## [Directions]
Take the line that contains "Evaluate the binomial coefficient C(34, 6)." and all lines after it, up to and including the last line of the data, and write them out exactly; nothing else belongs in the answer.

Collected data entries

>>>

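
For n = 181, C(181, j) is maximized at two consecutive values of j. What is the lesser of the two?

For odd n = 181, C(181,j) peaks at j = (n−1)/2 and (n+1)/2; the lesser is 90.

90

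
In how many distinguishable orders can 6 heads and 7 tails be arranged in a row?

1716

Choose positions for the heads: C(13,6) = 1716.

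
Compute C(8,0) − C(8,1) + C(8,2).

The partial alternating sum Σ_{k=0}^{2} (−1)^k C(8,k) = (−1)^2 C(7,2) = 21.

21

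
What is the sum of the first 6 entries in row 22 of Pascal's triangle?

1 + 22 + 231 + 1540 + 7315 + 26334 = 35443.

35443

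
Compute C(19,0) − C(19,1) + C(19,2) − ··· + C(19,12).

18564

The partial alternating sum Σ_{k=0}^{12} (−1)^k C(19,k) = (−1)^12 C(18,12) = 18564.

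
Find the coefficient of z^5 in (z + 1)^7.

21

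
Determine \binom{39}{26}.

8122425444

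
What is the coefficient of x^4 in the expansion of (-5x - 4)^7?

-1400000

The general term is C(7,j)·(-5x)^j·(-4)^(7-j); the x^4 term has j = 4.
C(7,4) = 35.
Coefficient = C(7,4) · (-5)^4 · (-4)^3 = 35 · 625 · (-64) = -1400000.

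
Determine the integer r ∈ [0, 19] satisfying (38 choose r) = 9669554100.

14

C(38,r) increases on 0 ≤ r ≤ 19. C(38,13) = 5414950296 and C(38,14) = 9669554100, so r = 14.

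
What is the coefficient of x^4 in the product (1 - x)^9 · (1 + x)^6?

Coefficient of x^4 = Σ_{j} C(9,j)·(-1)^j·C(6,4-j)·1^(4-j) for j from 0 to 4.
= 15 + (-180) + 540 + (-504) + 126 = -3.

-3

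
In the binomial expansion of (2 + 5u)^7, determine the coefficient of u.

2240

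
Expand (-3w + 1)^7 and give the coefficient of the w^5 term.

-5103

The general term is C(7,j)·(-3w)^j·(1)^(7-j); the w^5 term has j = 5.
C(7,5) = 21.
Coefficient = C(7,5) · (-3)^5 = 21 · (-243) = -5103.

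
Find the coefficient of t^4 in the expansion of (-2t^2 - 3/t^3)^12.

General term: C(12,j)·(-2t^2)^j·(-3/t^3)^(12-j), with t-exponent 2j − 3(12−j) = 5j − 36.
Set 5j − 36 = 4: j = 8.
C(12,8) = 495; (-2)^8 = 256; (-3)^4 = 81.
Coefficient = 495 · 256 · 81 = 10264320.

10264320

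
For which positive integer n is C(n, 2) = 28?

8

n(n−1)/2 = 28 ⇒ n(n−1) = 56. Since 8·7 = 56, n = 8.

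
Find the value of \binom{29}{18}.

C(29,18) = C(29,11) by symmetry.
C(29,11) = (29·28·27·26·25·24·23·22·21·20·19) / 11! = 1381013105472000 / 39916800 = 34597290.

34597290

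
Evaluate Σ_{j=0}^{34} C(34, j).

17179869184

The entries of row 34 sum to 2^34 = 17179869184.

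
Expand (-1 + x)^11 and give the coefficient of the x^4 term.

-330

The general term is C(11,j)·(-1)^j·(x)^(11-j); the x^4 term has j = 7.
C(11,7) = 330.
Coefficient = C(11,7) · (-1)^7 = 330 · (-1) = -330.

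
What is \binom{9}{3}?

84

C(9,3) = (9·8·7) / 3! = 504 / 6 = 84.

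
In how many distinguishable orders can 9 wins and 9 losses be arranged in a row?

48620

Choose positions for the wins: C(18,9) = 48620.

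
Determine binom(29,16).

C(29,16) = C(29,13) by symmetry.
C(29,13) = (29·28·27·26·25·24·23·22·21·20·19·18·17) / 13! = 422590010274432000 / 6227020800 = 67863915.

67863915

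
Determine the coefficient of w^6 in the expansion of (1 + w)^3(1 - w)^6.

Coefficient of w^6 = Σ_{j} C(3,j)·1^j·C(6,6-j)·(-1)^(6-j) for j from 0 to 3.
= 1 + (-18) + 45 + (-20) = 8.

8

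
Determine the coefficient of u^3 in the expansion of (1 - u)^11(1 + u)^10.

10

Coefficient of u^3 = Σ_{j} C(11,j)·(-1)^j·C(10,3-j)·1^(3-j) for j from 0 to 3.
= 120 + (-495) + 550 + (-165) = 10.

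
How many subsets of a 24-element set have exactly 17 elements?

346104

Choose the 17 positions: C(24,17) = 346104.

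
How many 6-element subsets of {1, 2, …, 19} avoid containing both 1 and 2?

24752

All 6-subsets: C(19,6) = 27132. Those containing both fixed elements: C(17,4) = 2380.
27132 − 2380 = 24752.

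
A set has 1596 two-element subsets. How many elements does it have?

n(n−1)/2 = 1596 ⇒ n(n−1) = 3192. Since 57·56 = 3192, n = 57.

57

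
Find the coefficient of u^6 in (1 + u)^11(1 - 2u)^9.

Coefficient of u^6 = Σ_{j} C(11,j)·1^j·C(9,6-j)·(-2)^(6-j) for j from 0 to 6.
= 5376 + (-44352) + 110880 + (-110880) + 47520 + (-8316) + 462 = 690.

690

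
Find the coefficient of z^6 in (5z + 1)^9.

The general term is C(9,j)·(5z)^j·(1)^(9-j); the z^6 term has j = 6.
C(9,6) = 84.
Coefficient = C(9,6) · 5^6 = 84 · 15625 = 1312500.

1312500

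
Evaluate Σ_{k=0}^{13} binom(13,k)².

By Vandermonde's identity, Σ C(13,k)² = C(26,13) = 10400600.

10400600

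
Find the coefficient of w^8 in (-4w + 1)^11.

10813440

The general term is C(11,j)·(-4w)^j·(1)^(11-j); the w^8 term has j = 8.
C(11,8) = 165.
Coefficient = C(11,8) · (-4)^8 = 165 · 65536 = 10813440.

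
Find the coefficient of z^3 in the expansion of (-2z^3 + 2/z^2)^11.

-946176

General term: C(11,j)·(-2z^3)^j·(2/z^2)^(11-j), with z-exponent 3j − 2(11−j) = 5j − 22.
Set 5j − 22 = 3: j = 5.
C(11,5) = 462; (-2)^5 = -32; 2^6 = 64.
Coefficient = 462 · (-32) · 64 = -946176.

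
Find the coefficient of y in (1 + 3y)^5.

15

The general term is C(5,j)·(1)^j·(3y)^(5-j); the y^1 term has j = 4.
C(5,4) = 5.
Coefficient = C(5,4) · 3^1 = 5 · 3 = 15.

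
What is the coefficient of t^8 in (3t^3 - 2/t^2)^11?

-10777536

General term: C(11,j)·(3t^3)^j·(-2/t^2)^(11-j), with t-exponent 3j − 2(11−j) = 5j − 22.
Set 5j − 22 = 8: j = 6.
C(11,6) = 462; 3^6 = 729; (-2)^5 = -32.
Coefficient = 462 · 729 · (-32) = -10777536.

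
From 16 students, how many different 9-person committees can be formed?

This is C(16,9) = 11440.

11440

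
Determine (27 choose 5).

C(27,5) = (27·26·25·24·23) / 5! = 9687600 / 120 = 80730.

80730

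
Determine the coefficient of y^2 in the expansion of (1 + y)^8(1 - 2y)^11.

Coefficient of y^2 = Σ_{j} C(8,j)·1^j·C(11,2-j)·(-2)^(2-j) for j from 0 to 2.
= 220 + (-176) + 28 = 72.

72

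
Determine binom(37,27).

348330136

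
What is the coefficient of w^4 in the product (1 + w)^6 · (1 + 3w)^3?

762

Coefficient of w^4 = Σ_{j} C(6,j)·1^j·C(3,4-j)·3^(4-j) for j from 1 to 4.
= 162 + 405 + 180 + 15 = 762.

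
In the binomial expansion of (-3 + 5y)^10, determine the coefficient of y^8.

The general term is C(10,j)·(-3)^j·(5y)^(10-j); the y^8 term has j = 2.
C(10,2) = 45.
Coefficient = C(10,2) · (-3)^2 · 5^8 = 45 · 9 · 390625 = 158203125.

158203125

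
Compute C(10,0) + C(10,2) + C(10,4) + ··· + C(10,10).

Half of (1+1)^10 + (1−1)^10 gives the even-index sum: 2^9 = 512.

512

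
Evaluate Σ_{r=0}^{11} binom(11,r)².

Σ C(11,r)² is the coefficient of x^11 in (1+x)^11(1+x)^11 = (1+x)^22, i.e. C(22,11) = 705432.

705432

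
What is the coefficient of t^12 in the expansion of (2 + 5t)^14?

88867187500

The general term is C(14,j)·(2)^j·(5t)^(14-j); the t^12 term has j = 2.
C(14,2) = 91.
Coefficient = C(14,2) · 2^2 · 5^12 = 91 · 4 · 244140625 = 88867187500.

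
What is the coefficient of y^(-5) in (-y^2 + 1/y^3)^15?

6435

General term: C(15,j)·(-y^2)^j·(1/y^3)^(15-j), with y-exponent 2j − 3(15−j) = 5j − 45.
Set 5j − 45 = -5: j = 8.
C(15,8) = 6435; (-1)^8 = 1; 1^7 = 1.
Coefficient = 6435 · 1 · 1 = 6435.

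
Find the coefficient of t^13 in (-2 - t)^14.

28

The general term is C(14,j)·(-2)^j·(-t)^(14-j); the t^13 term has j = 1.
C(14,1) = 14.
Coefficient = C(14,1) · (-2)^1 · (-1)^13 = 14 · (-2) · (-1) = 28.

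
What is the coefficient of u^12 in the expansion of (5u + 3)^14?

199951171875

The general term is C(14,j)·(5u)^j·(3)^(14-j); the u^12 term has j = 12.
C(14,12) = 91.
Coefficient = C(14,12) · 5^12 · 3^2 = 91 · 244140625 · 9 = 199951171875.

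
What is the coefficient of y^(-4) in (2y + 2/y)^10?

General term: C(10,j)·(2y)^j·(2/y)^(10-j), with y-exponent 1j − 1(10−j) = 2j − 10.
Set 2j − 10 = -4: j = 3.
C(10,3) = 120; 2^3 = 8; 2^7 = 128.
Coefficient = 120 · 8 · 128 = 122880.

122880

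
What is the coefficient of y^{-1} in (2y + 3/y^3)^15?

226437120

General term: C(15,j)·(2y)^j·(3/y^3)^(15-j), with y-exponent 1j − 3(15−j) = 4j − 45.
Set 4j − 45 = -1: j = 11.
C(15,11) = 1365; 2^11 = 2048; 3^4 = 81.
Coefficient = 1365 · 2048 · 81 = 226437120.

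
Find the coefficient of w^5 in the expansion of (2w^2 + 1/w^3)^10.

15360

General term: C(10,j)·(2w^2)^j·(1/w^3)^(10-j), with w-exponent 2j − 3(10−j) = 5j − 30.
Set 5j − 30 = 5: j = 7.
C(10,7) = 120; 2^7 = 128; 1^3 = 1.
Coefficient = 120 · 128 · 1 = 15360.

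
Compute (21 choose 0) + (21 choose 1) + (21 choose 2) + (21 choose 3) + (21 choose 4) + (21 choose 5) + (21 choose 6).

82160

1 + 21 + 210 + 1330 + 5985 + 20349 + 54264 = 82160.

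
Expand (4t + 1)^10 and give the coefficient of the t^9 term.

2621440

The general term is C(10,j)·(4t)^j·(1)^(10-j); the t^9 term has j = 9.
C(10,9) = 10.
Coefficient = C(10,9) · 4^9 = 10 · 262144 = 2621440.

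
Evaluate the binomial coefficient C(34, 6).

C(34,6) = (34·33·32·31·30·29) / 6! = 968330880 / 720 = 1344904.

1344904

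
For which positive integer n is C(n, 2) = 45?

n(n−1)/2 = 45 ⇒ n(n−1) = 90. Since 10·9 = 90, n = 10.

10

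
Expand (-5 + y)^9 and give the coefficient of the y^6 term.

The general term is C(9,j)·(-5)^j·(y)^(9-j); the y^6 term has j = 3.
C(9,3) = 84.
Coefficient = C(9,3) · (-5)^3 = 84 · (-125) = -10500.

-10500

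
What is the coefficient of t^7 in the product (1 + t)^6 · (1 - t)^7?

Coefficient of t^7 = Σ_{j} C(6,j)·1^j·C(7,7-j)·(-1)^(7-j) for j from 0 to 6.
= (-1) + 42 + (-315) + 700 + (-525) + 126 + (-7) = 20.

20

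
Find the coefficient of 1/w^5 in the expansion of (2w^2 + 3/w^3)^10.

1959552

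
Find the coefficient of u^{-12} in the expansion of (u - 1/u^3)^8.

General term: C(8,j)·(u)^j·(-1/u^3)^(8-j), with u-exponent 1j − 3(8−j) = 4j − 24.
Set 4j − 24 = -12: j = 3.
C(8,3) = 56; 1^3 = 1; (-1)^5 = -1.
Coefficient = 56 · 1 · (-1) = -56.

-56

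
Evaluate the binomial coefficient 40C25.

40225345056

C(40,25) = C(40,15) by symmetry.
C(40,15) = (40·39·38·37·36·35·34·33·32·31·30·29·28·27·26) / 15! = 52601652673686724608000 / 1307674368000 = 40225345056.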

<<<

## [Task response]
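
Evaluate the binomial coefficient C(34, 6).

C(34,6) = (34·33·32·31·30·29) / 6! = 968330880 / 720 = 1344904.

1344904

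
For which positive integer n is C(n, 2) = 45?

n(n−1)/2 = 45 ⇒ n(n−1) = 90. Since 10·9 = 90, n = 10.

10

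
Expand (-5 + y)^9 and give the coefficient of the y^6 term.

The general term is C(9,j)·(-5)^j·(y)^(9-j); the y^6 term has j = 3.
C(9,3) = 84.
Coefficient = C(9,3) · (-5)^3 = 84 · (-125) = -10500.

-10500

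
What is the coefficient of t^7 in the product (1 + t)^6 · (1 - t)^7?

Coefficient of t^7 = Σ_{j} C(6,j)·1^j·C(7,7-j)·(-1)^(7-j) for j from 0 to 6.
= (-1) + 42 + (-315) + 700 + (-525) + 126 + (-7) = 20.

20

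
Find the coefficient of 1/w^5 in the expansion of (2w^2 + 3/w^3)^10.

1959552

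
Find the coefficient of u^{-12} in the expansion of (u - 1/u^3)^8.

General term: C(8,j)·(u)^j·(-1/u^3)^(8-j), with u-exponent 1j − 3(8−j) = 4j − 24.
Set 4j − 24 = -12: j = 3.
C(8,3) = 56; 1^3 = 1; (-1)^5 = -1.
Coefficient = 56 · 1 · (-1) = -56.

-56

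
Evaluate the binomial coefficient 40C25.

40225345056

C(40,25) = C(40,15) by symmetry.
C(40,15) = (40·39·38·37·36·35·34·33·32·31·30·29·28·27·26) / 15! = 52601652673686724608000 / 1307674368000 = 40225345056.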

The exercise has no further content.